Segment Start: Entries shown

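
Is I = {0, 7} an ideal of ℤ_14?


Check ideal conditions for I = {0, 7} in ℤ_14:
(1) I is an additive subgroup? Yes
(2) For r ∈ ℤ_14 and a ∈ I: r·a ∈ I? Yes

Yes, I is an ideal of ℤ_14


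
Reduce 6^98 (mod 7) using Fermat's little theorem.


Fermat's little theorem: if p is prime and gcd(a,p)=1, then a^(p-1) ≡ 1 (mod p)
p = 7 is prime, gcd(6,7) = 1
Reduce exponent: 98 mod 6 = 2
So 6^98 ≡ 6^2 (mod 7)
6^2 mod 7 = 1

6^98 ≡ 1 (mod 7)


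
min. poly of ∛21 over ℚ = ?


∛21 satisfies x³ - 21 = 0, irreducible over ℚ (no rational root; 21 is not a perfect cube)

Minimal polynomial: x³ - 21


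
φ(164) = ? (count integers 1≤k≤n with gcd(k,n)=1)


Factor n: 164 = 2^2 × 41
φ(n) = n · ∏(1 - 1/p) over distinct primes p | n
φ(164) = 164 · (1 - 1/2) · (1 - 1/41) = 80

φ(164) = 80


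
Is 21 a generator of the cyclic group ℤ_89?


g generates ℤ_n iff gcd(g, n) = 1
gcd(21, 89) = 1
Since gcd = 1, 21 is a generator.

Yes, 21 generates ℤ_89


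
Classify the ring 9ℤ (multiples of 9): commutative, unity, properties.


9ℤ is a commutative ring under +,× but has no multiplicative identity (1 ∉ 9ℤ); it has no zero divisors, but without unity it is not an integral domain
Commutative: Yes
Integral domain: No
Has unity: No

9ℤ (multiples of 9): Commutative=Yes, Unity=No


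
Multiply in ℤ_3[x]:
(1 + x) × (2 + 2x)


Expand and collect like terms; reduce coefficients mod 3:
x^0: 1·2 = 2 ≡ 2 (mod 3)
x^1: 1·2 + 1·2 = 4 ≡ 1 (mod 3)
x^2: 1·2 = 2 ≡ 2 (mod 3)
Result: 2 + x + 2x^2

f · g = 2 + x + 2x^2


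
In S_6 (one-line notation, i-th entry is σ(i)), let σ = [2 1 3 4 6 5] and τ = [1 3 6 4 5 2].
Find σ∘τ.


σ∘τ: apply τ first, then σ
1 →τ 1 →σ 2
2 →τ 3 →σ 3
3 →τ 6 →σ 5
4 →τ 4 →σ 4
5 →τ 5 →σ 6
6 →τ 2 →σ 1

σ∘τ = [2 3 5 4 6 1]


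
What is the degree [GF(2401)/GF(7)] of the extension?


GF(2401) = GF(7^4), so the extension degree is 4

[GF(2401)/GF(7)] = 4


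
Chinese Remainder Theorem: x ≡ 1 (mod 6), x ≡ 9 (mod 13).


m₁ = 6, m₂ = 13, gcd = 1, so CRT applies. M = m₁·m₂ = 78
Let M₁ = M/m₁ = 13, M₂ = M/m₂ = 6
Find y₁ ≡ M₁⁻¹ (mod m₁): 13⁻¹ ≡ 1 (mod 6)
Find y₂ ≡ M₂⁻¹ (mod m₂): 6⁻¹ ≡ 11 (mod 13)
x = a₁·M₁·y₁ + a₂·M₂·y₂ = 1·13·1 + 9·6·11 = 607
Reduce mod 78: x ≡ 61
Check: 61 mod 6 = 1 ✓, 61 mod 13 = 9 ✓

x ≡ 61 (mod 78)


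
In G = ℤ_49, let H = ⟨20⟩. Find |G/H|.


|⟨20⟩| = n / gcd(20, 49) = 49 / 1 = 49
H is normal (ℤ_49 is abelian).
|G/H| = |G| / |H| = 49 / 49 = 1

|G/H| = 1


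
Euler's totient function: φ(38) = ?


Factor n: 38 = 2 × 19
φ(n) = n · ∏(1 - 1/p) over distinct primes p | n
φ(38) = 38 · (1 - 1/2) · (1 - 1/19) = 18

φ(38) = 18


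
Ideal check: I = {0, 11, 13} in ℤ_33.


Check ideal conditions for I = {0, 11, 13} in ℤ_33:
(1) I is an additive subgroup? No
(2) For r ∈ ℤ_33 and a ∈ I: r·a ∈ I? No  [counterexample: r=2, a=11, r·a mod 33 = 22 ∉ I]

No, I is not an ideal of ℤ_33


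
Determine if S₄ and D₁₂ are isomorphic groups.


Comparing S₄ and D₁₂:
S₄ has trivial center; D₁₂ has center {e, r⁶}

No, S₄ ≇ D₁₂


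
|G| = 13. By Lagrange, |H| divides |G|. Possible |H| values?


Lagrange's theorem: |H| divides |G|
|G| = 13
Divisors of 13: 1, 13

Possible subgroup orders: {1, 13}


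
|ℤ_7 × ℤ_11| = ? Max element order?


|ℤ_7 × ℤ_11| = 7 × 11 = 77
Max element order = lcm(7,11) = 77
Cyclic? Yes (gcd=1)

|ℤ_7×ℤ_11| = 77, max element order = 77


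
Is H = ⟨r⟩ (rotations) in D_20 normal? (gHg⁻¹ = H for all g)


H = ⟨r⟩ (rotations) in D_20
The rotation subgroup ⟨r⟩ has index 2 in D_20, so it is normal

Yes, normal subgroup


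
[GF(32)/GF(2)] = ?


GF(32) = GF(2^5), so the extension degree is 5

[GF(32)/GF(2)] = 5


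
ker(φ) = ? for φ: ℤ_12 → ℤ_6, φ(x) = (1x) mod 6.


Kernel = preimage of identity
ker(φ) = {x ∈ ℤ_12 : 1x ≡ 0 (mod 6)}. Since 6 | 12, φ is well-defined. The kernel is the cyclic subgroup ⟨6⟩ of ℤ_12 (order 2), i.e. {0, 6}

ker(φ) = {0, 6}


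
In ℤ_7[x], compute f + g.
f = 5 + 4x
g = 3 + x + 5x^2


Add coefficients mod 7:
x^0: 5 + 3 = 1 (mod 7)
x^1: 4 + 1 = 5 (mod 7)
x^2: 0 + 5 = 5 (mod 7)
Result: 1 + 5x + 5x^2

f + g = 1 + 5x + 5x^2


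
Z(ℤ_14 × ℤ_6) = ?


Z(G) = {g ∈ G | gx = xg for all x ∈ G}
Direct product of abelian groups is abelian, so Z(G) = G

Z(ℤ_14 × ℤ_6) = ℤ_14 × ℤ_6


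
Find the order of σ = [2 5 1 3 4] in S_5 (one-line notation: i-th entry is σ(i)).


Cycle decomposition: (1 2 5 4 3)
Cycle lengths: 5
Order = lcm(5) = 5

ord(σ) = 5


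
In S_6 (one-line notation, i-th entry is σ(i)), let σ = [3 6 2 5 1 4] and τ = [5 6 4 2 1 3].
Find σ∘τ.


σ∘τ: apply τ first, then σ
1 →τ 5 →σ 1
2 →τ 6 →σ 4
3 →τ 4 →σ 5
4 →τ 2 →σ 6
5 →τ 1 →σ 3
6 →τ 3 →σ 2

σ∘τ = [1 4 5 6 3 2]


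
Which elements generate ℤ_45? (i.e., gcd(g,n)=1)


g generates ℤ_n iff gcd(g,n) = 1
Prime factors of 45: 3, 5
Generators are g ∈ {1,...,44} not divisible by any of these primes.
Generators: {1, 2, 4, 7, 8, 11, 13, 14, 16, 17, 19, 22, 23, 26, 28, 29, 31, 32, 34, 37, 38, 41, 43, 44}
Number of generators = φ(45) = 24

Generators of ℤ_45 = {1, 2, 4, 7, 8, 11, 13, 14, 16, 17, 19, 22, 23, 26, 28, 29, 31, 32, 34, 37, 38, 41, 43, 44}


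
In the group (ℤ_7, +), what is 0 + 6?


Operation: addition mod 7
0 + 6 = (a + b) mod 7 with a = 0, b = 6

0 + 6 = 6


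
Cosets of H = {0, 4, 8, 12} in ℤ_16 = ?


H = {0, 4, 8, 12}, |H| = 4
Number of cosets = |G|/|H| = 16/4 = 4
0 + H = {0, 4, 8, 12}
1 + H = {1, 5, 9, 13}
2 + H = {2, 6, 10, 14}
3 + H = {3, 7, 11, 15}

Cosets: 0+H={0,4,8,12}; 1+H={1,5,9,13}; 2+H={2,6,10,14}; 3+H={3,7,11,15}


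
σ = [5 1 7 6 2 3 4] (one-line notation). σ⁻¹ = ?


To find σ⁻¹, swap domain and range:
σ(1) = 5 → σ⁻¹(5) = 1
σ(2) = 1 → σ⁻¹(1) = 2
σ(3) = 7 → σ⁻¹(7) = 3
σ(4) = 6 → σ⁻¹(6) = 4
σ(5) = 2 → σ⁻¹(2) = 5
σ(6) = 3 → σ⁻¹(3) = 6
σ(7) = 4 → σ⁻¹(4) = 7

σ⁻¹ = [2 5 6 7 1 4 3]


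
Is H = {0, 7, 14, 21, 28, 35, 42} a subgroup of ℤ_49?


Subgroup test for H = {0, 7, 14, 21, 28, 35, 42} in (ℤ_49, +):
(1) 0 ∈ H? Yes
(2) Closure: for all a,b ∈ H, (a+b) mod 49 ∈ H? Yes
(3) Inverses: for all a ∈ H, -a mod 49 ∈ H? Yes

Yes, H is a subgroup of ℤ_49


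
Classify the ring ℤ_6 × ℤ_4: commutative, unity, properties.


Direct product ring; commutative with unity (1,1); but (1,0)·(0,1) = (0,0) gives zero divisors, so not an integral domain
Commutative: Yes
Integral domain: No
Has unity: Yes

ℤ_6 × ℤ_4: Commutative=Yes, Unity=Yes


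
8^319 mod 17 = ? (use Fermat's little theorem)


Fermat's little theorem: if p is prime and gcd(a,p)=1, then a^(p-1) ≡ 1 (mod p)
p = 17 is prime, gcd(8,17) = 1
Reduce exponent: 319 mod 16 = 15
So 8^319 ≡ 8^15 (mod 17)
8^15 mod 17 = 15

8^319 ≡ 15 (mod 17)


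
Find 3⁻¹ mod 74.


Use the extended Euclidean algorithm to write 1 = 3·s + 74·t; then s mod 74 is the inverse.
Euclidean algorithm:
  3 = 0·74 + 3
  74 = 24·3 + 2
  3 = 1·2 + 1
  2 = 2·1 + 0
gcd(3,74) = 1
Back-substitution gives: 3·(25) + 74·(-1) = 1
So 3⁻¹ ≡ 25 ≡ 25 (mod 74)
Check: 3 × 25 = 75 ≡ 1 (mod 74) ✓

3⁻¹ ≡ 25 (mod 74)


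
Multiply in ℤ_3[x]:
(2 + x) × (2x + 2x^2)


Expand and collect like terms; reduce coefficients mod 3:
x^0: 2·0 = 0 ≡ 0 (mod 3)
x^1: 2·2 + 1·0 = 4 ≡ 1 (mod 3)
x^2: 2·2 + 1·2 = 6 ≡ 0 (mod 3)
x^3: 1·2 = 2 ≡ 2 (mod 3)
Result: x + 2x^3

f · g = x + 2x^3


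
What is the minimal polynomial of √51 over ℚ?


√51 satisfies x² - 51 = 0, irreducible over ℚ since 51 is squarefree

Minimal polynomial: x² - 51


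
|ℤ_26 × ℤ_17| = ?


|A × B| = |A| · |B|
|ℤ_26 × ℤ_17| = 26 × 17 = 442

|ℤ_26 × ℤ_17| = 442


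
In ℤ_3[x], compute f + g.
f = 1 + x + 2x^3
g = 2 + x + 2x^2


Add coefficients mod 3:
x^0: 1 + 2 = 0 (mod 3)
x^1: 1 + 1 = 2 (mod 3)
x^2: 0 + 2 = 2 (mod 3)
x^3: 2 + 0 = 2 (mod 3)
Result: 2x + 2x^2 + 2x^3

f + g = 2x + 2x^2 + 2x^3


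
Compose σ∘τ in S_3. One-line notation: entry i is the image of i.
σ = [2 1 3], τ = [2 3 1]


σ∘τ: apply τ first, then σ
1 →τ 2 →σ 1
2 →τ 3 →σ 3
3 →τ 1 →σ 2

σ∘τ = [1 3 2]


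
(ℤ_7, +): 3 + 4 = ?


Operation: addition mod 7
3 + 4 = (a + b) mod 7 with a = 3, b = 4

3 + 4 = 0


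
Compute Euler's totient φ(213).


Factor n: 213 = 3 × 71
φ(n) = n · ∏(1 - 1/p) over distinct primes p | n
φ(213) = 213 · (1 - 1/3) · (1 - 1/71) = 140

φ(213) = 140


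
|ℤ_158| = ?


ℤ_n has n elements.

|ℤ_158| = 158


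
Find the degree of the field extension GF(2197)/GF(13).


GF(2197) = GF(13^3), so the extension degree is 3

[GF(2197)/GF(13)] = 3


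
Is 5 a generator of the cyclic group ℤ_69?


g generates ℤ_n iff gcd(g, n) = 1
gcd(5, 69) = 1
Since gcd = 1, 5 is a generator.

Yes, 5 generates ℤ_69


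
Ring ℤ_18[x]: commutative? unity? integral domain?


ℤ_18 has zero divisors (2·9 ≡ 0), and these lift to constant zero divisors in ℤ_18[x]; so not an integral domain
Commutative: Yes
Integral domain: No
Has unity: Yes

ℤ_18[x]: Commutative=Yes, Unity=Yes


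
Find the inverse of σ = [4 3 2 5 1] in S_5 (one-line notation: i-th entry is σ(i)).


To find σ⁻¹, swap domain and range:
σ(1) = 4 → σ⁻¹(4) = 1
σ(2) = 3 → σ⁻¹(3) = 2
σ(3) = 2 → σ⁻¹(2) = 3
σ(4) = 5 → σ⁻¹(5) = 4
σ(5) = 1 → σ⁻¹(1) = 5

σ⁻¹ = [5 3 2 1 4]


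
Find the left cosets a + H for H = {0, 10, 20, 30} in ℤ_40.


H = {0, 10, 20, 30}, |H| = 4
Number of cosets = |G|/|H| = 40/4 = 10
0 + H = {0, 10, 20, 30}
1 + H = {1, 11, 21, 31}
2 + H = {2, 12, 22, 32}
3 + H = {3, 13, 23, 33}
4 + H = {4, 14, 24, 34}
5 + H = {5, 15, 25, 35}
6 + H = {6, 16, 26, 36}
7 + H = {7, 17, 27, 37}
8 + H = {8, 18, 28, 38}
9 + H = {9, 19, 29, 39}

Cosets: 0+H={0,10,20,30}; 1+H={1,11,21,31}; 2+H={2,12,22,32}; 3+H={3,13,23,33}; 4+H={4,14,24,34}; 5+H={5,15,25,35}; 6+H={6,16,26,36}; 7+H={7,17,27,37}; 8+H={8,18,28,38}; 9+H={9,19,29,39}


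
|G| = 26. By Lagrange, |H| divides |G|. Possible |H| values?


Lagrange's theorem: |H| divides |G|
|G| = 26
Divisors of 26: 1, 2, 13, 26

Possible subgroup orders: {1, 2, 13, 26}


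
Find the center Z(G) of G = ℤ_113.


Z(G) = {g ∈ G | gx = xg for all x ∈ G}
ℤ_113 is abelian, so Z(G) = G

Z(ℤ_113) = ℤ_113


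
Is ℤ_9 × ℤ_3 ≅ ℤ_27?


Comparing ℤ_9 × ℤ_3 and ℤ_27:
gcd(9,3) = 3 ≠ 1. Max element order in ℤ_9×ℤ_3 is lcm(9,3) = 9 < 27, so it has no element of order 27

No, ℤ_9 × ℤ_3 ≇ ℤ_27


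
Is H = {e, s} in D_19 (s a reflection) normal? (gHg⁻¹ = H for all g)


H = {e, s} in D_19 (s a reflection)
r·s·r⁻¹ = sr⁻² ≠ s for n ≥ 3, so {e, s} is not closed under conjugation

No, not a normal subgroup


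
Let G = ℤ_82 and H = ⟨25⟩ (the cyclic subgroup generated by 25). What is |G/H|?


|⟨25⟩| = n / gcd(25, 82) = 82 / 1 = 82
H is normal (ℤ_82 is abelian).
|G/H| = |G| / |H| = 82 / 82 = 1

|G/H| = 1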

Segment End: Entries shown

Task directions: For this exercise, copy the lines from the one that contains "Find the inverse" through the last line of the records, exactly and only those.

Worked solution:
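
Find the inverse of σ = [4 3 2 5 1] in S_5 (one-line notation: i-th entry is σ(i)).


To find σ⁻¹, swap domain and range:
σ(1) = 4 → σ⁻¹(4) = 1
σ(2) = 3 → σ⁻¹(3) = 2
σ(3) = 2 → σ⁻¹(2) = 3
σ(4) = 5 → σ⁻¹(5) = 4
σ(5) = 1 → σ⁻¹(1) = 5

σ⁻¹ = [5 3 2 1 4]


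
Find the left cosets a + H for H = {0, 10, 20, 30} in ℤ_40.


H = {0, 10, 20, 30}, |H| = 4
Number of cosets = |G|/|H| = 40/4 = 10
0 + H = {0, 10, 20, 30}
1 + H = {1, 11, 21, 31}
2 + H = {2, 12, 22, 32}
3 + H = {3, 13, 23, 33}
4 + H = {4, 14, 24, 34}
5 + H = {5, 15, 25, 35}
6 + H = {6, 16, 26, 36}
7 + H = {7, 17, 27, 37}
8 + H = {8, 18, 28, 38}
9 + H = {9, 19, 29, 39}

Cosets: 0+H={0,10,20,30}; 1+H={1,11,21,31}; 2+H={2,12,22,32}; 3+H={3,13,23,33}; 4+H={4,14,24,34}; 5+H={5,15,25,35}; 6+H={6,16,26,36}; 7+H={7,17,27,37}; 8+H={8,18,28,38}; 9+H={9,19,29,39}


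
|G| = 26. By Lagrange, |H| divides |G|. Possible |H| values?


Lagrange's theorem: |H| divides |G|
|G| = 26
Divisors of 26: 1, 2, 13, 26

Possible subgroup orders: {1, 2, 13, 26}


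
Find the center Z(G) of G = ℤ_113.


Z(G) = {g ∈ G | gx = xg for all x ∈ G}
ℤ_113 is abelian, so Z(G) = G

Z(ℤ_113) = ℤ_113


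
Is ℤ_9 × ℤ_3 ≅ ℤ_27?


Comparing ℤ_9 × ℤ_3 and ℤ_27:
gcd(9,3) = 3 ≠ 1. Max element order in ℤ_9×ℤ_3 is lcm(9,3) = 9 < 27, so it has no element of order 27

No, ℤ_9 × ℤ_3 ≇ ℤ_27


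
Is H = {e, s} in D_19 (s a reflection) normal? (gHg⁻¹ = H for all g)


H = {e, s} in D_19 (s a reflection)
r·s·r⁻¹ = sr⁻² ≠ s for n ≥ 3, so {e, s} is not closed under conjugation

No, not a normal subgroup


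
Let G = ℤ_82 and H = ⟨25⟩ (the cyclic subgroup generated by 25). What is |G/H|?


|⟨25⟩| = n / gcd(25, 82) = 82 / 1 = 82
H is normal (ℤ_82 is abelian).
|G/H| = |G| / |H| = 82 / 82 = 1

|G/H| = 1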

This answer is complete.